## Available data

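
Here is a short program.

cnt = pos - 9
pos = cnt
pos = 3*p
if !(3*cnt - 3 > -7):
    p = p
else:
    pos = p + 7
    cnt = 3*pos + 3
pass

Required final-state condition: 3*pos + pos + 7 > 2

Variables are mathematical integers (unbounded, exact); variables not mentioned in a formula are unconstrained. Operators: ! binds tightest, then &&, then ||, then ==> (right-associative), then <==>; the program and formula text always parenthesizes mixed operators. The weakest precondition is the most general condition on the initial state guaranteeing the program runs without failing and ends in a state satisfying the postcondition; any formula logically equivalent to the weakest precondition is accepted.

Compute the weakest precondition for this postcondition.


Working backward. After the program, the postcondition 3*pos + pos + 7 > 2 must hold; in canonical form it is 4*pos > -5.
Before skip: 4*pos > -5
Then branch requires 4*pos > -5; else branch requires 4*p > -33.
Before the if: ((!(3*cnt > -4)) ==> 4*pos > -5) && (3*cnt > -4 ==> 4*p > -33)
Before pos := 3*p: ((!(3*cnt > -4)) ==> 12*p > -5) && (3*cnt > -4 ==> 4*p > -33)
Before pos := cnt: ((!(3*cnt > -4)) ==> 12*p > -5) && (3*cnt > -4 ==> 4*p > -33)
Before cnt := pos - 9: ((!(3*pos > 23)) ==> 12*p > -5) && (3*pos > 23 ==> 4*p > -33)
Answer: WP = ((!(3*pos > 23)) ==> 12*p > -5) && (3*pos > 23 ==> 4*p > -33)


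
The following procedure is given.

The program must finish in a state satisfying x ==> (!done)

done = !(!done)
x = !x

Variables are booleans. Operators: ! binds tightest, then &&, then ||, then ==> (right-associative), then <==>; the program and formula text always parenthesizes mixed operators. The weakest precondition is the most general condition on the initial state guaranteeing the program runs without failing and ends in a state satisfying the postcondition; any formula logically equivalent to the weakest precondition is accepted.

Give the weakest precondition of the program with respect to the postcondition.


Working backward. After the program, x ==> (!done) must hold.
Before x := !x: (!x) ==> (!done)
Before done := !(!done): (!x) ==> (!done)
Answer: WP = (!x) ==> (!done)


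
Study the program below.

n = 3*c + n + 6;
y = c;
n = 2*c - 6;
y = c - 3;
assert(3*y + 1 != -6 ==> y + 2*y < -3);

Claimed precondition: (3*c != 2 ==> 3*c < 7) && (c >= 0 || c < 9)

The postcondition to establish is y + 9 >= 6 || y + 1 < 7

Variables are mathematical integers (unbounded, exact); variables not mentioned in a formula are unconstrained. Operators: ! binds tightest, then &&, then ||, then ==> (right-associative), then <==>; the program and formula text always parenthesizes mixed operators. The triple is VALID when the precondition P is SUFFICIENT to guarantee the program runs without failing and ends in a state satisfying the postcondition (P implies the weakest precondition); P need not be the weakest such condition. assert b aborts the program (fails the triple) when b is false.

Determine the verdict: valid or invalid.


Working backward. After the program, the postcondition y + 9 >= 6 || y + 1 < 7 must hold; in canonical form it is y >= -3 || y < 6.
Before assert 3*y + 1 != -6 ==> y + 2*y < -3: (3*y != -7 ==> 3*y < -3) && (y >= -3 || y < 6)
Before y := c - 3: (3*c != 2 ==> 3*c < 6) && (c >= 0 || c < 9)
Before n := 2*c - 6: (3*c != 2 ==> 3*c < 6) && (c >= 0 || c < 9)
Before y := c: (3*c != 2 ==> 3*c < 6) && (c >= 0 || c < 9)
Before n := 3*c + n + 6: (3*c != 2 ==> 3*c < 6) && (c >= 0 || c < 9)
The weakest precondition is (3*c != 2 ==> 3*c < 6) && (c >= 0 || c < 9).
Check whether (3*c != 2 ==> 3*c < 7) && (c >= 0 || c < 9) implies it.
Countermodel: at the initial state c = 2, the precondition holds but the weakest precondition fails.
Answer: invalid


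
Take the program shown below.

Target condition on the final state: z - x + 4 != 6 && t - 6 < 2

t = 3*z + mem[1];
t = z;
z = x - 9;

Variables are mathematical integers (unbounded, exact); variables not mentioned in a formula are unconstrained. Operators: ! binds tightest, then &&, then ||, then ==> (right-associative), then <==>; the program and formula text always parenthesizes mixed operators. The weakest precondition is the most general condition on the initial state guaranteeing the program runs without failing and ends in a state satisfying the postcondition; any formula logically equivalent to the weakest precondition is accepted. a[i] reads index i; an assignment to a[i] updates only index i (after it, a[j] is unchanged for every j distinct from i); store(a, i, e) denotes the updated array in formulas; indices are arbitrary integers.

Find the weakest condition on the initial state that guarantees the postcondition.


Working backward. After the program, the postcondition z - x + 4 != 6 && t - 6 < 2 must hold; in canonical form it is z != x + 2 && t < 8.
Before z := x - 9: t < 8
Before t := z: z < 8
Before t := 3*z + mem[1]: z < 8
Answer: WP = z < 8


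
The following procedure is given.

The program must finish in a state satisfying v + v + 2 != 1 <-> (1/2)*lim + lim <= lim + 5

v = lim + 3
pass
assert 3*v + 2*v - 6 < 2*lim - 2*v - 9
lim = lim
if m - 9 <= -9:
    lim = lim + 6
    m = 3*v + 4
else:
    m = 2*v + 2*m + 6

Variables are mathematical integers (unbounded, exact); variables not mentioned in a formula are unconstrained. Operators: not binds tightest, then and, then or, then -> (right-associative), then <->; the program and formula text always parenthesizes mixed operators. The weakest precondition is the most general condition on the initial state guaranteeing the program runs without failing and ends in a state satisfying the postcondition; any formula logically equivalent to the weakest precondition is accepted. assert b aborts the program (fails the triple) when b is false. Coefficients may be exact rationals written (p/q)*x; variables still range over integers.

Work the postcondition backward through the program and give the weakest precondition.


Working backward. After the program, the postcondition v + v + 2 != 1 <-> (1/2)*lim + lim <= lim + 5 must hold; in canonical form it is 2*v != -1 <-> (1/2)*lim <= 5.
Then branch requires 2*v != -1 <-> (1/2)*lim <= 2; else branch requires 2*v != -1 <-> (1/2)*lim <= 5.
Before the if: (m <= 0 -> (2*v != -1 <-> (1/2)*lim <= 2)) and ((not (m <= 0)) -> (2*v != -1 <-> (1/2)*lim <= 5))
Before lim := lim: (m <= 0 -> (2*v != -1 <-> (1/2)*lim <= 2)) and ((not (m <= 0)) -> (2*v != -1 <-> (1/2)*lim <= 5))
Before assert 3*v + 2*v - 6 < 2*lim - 2*v - 9: 7*v < 2*lim - 3 and (m <= 0 -> (2*v != -1 <-> (1/2)*lim <= 2)) and ((not (m <= 0)) -> (2*v != -1 <-> (1/2)*lim <= 5))
Before skip: 7*v < 2*lim - 3 and (m <= 0 -> (2*v != -1 <-> (1/2)*lim <= 2)) and ((not (m <= 0)) -> (2*v != -1 <-> (1/2)*lim <= 5))
Before v := lim + 3: 5*lim < -24 and (m <= 0 -> (2*lim != -7 <-> (1/2)*lim <= 2)) and ((not (m <= 0)) -> (2*lim != -7 <-> (1/2)*lim <= 5))
Answer: WP = 5*lim < -24 and (m <= 0 -> (2*lim != -7 <-> (1/2)*lim <= 2)) and ((not (m <= 0)) -> (2*lim != -7 <-> (1/2)*lim <= 5))


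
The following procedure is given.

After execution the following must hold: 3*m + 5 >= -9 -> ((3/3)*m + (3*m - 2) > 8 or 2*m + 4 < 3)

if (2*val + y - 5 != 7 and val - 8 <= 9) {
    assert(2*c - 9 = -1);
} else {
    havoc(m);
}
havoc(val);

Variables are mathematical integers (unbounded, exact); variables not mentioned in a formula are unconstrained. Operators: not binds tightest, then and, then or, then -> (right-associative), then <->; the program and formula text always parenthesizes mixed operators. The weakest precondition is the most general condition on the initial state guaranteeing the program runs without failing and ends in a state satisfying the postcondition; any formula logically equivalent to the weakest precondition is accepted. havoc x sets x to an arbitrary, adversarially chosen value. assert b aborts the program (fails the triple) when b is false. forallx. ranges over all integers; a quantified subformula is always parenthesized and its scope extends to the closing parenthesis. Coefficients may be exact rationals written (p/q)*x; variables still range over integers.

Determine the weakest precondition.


Working backward. After the program, the postcondition 3*m + 5 >= -9 -> ((3/3)*m + (3*m - 2) > 8 or 2*m + 4 < 3) must hold; in canonical form it is 3*m >= -14 -> (4*m > 10 or 2*m < -1).
Before havoc val: 3*m >= -14 -> (4*m > 10 or 2*m < -1)
Then branch requires 2*c = 8 and (3*m >= -14 -> (4*m > 10 or 2*m < -1)); else branch requires forall m_1. (3*m_1 >= -14 -> (4*m_1 > 10 or 2*m_1 < -1)).
Before the if: ((2*val + y != 12 and val <= 17) -> (2*c = 8 and (3*m >= -14 -> (4*m > 10 or 2*m < -1)))) and ((not (2*val + y != 12 and val <= 17)) -> (forall m_1. (3*m_1 >= -14 -> (4*m_1 > 10 or 2*m_1 < -1))))
Answer: WP = ((2*val + y != 12 and val <= 17) -> (2*c = 8 and (3*m >= -14 -> (4*m > 10 or 2*m < -1)))) and ((not (2*val + y != 12 and val <= 17)) -> (forall m_1. (3*m_1 >= -14 -> (4*m_1 > 10 or 2*m_1 < -1))))


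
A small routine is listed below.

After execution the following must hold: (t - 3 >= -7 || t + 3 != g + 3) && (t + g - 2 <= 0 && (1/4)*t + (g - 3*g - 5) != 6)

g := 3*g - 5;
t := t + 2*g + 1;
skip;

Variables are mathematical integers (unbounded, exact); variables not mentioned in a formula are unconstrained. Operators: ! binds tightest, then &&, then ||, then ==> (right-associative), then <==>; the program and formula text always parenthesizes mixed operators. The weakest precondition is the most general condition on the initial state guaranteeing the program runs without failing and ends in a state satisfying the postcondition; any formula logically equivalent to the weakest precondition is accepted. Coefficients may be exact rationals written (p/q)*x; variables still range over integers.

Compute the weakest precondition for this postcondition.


Working backward. After the program, the postcondition (t - 3 >= -7 || t + 3 != g + 3) && (t + g - 2 <= 0 && (1/4)*t + (g - 3*g - 5) != 6) must hold; in canonical form it is (t >= -4 || t != g) && g + t <= 2 && (1/4)*t != 2*g + 11.
Before skip: (t >= -4 || t != g) && g + t <= 2 && (1/4)*t != 2*g + 11
Before t := t + 2*g + 1: (2*g + t >= -5 || g + t != -1) && 3*g + t <= 1 && (1/4)*t != (3/2)*g + 43/4
Before g := 3*g - 5: (6*g + t >= 5 || 3*g + t != 4) && 9*g + t <= 16 && (1/4)*t != (9/2)*g + 13/4
Answer: WP = (6*g + t >= 5 || 3*g + t != 4) && 9*g + t <= 16 && (1/4)*t != (9/2)*g + 13/4


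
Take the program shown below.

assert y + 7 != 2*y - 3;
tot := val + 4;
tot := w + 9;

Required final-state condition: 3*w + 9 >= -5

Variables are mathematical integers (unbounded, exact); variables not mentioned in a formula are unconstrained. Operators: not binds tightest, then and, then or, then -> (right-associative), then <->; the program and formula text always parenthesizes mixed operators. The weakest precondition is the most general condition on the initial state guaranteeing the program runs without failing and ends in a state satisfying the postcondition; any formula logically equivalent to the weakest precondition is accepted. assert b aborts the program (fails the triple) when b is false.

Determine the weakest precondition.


Working backward. After the program, the postcondition 3*w + 9 >= -5 must hold; in canonical form it is 3*w >= -14.
Before tot := w + 9: 3*w >= -14
Before tot := val + 4: 3*w >= -14
Before assert y + 7 != 2*y - 3: y != 10 and 3*w >= -14
Answer: WP = y != 10 and 3*w >= -14


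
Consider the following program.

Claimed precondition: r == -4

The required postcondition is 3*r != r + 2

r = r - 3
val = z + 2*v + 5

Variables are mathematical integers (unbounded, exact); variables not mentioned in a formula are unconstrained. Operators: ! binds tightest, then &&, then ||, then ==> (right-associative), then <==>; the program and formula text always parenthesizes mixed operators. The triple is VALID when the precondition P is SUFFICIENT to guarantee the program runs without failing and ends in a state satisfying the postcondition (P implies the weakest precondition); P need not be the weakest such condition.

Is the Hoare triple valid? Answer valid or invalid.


Working backward. After the program, the postcondition 3*r != r + 2 must hold; in canonical form it is 2*r != 2.
Before val := z + 2*v + 5: 2*r != 2
Before r := r - 3: 2*r != 8
The weakest precondition is 2*r != 8.
Check whether r == -4 implies it.
Every state satisfying the precondition satisfies the weakest precondition: the implication holds.
Answer: valid


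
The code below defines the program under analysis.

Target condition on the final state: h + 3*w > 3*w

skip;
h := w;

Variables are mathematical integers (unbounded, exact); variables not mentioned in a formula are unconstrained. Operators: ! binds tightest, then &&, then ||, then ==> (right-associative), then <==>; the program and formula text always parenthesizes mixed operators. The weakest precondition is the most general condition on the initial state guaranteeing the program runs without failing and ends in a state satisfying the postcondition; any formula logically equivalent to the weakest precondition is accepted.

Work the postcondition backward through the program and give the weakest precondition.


Working backward. After the program, the postcondition h + 3*w > 3*w must hold; in canonical form it is h > 0.
Before h := w: w > 0
Before skip: w > 0
Answer: WP = w > 0


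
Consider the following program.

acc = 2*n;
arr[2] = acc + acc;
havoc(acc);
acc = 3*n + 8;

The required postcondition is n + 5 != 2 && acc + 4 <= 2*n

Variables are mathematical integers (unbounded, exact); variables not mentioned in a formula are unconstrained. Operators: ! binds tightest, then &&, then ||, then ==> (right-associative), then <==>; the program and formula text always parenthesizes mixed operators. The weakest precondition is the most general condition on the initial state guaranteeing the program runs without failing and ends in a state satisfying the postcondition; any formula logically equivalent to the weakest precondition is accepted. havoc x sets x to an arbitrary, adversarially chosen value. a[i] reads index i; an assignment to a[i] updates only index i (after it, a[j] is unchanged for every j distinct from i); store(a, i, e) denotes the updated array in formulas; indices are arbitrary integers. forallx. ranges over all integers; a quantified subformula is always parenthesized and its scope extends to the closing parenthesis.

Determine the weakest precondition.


Working backward. After the program, the postcondition n + 5 != 2 && acc + 4 <= 2*n must hold; in canonical form it is n != -3 && acc <= 2*n - 4.
Before acc := 3*n + 8: n != -3 && n <= -12
Before havoc acc: n != -3 && n <= -12
Before arr[2] := acc + acc: n != -3 && n <= -12
Before acc := 2*n: n != -3 && n <= -12
Answer: WP = n != -3 && n <= -12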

## Try it
From the opening line of the data above, please print each line as written up to and including the line that contains "Required final-state condition: 3*pos", and nothing more.

## Written solution
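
Here is a short program.

cnt = pos - 9
pos = cnt
pos = 3*p
if !(3*cnt - 3 > -7):
    p = p
else:
    pos = p + 7
    cnt = 3*pos + 3
pass

Required final-state condition: 3*pos + pos + 7 > 2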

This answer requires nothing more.